__Records for the task__:
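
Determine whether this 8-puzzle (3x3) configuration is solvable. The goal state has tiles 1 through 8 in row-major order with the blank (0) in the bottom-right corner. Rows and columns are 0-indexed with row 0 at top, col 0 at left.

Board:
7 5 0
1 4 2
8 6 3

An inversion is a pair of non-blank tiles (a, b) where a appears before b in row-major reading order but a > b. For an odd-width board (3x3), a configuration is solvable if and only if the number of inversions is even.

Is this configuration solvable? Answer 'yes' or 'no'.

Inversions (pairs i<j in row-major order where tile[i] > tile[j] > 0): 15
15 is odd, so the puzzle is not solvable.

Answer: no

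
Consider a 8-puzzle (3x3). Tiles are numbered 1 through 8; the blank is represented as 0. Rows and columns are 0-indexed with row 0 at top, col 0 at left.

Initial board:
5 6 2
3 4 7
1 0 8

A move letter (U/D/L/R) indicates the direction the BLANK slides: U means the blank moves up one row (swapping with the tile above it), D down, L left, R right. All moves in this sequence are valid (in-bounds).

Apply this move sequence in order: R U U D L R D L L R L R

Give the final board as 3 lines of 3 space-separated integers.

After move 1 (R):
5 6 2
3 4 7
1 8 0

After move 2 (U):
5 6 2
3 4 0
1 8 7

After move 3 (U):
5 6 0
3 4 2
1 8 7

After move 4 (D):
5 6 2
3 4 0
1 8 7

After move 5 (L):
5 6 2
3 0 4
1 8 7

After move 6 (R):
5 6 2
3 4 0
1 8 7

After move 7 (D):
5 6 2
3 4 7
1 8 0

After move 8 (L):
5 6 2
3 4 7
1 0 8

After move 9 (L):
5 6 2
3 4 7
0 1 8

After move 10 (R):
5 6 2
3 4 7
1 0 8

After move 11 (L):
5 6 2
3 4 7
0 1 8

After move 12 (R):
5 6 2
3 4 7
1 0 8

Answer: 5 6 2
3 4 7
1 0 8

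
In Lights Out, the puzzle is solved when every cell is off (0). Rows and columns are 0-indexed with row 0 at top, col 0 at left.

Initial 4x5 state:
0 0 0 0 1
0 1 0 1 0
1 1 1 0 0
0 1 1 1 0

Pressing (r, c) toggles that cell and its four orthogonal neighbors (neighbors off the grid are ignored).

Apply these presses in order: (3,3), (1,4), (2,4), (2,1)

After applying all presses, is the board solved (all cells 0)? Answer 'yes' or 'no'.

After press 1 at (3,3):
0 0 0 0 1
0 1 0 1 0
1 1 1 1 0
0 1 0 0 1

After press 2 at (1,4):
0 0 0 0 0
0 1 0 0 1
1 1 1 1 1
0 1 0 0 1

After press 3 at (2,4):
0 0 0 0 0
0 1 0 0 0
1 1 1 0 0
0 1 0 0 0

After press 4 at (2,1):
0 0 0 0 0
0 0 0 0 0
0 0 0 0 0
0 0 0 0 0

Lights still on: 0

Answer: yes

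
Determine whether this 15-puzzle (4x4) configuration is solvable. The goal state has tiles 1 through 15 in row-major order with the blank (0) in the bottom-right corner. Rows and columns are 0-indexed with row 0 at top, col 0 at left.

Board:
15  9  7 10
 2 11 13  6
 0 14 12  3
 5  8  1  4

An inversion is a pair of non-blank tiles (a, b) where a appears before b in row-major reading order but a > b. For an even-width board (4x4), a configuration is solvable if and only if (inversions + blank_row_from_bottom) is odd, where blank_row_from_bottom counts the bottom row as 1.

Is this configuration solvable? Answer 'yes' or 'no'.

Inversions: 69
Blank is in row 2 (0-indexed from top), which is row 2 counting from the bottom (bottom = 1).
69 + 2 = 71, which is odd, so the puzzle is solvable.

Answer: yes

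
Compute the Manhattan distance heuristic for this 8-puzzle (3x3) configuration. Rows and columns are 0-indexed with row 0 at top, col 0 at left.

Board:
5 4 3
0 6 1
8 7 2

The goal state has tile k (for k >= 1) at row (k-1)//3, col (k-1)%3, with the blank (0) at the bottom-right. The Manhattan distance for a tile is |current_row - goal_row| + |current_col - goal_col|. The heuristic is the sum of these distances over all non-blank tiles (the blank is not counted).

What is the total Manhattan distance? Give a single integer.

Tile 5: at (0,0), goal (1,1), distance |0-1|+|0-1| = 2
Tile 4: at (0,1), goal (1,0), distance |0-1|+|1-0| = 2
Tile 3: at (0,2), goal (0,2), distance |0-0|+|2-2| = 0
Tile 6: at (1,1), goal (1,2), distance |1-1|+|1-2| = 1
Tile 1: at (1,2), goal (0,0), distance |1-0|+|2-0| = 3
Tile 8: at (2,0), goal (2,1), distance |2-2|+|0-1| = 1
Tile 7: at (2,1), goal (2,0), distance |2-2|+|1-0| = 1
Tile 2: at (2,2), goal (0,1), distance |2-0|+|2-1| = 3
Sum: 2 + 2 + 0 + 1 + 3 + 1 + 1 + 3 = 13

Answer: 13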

__Requirement__: Filter the entries and copy out every line with the word "sequence".

__Exercise output__:
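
A move letter (U/D/L/R) indicates the direction the BLANK slides: U means the blank moves up one row (swapping with the tile above it), D down, L left, R right. All moves in this sequence are valid (in-bounds).
Apply this move sequence in order: R U U D L R D L L R L R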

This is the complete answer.